WHAT TO PRODUCE: Reading the data below, count the lines that carry the string "cost". Give nothing but the count.

GIVEN RECORDS:
────────────────────

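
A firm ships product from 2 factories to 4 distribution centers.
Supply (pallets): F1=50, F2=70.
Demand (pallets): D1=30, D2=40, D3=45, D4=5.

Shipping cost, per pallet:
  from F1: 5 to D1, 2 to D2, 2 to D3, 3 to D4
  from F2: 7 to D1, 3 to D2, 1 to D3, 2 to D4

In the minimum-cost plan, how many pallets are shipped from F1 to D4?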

────────────────────

TASK SOLUTION: 2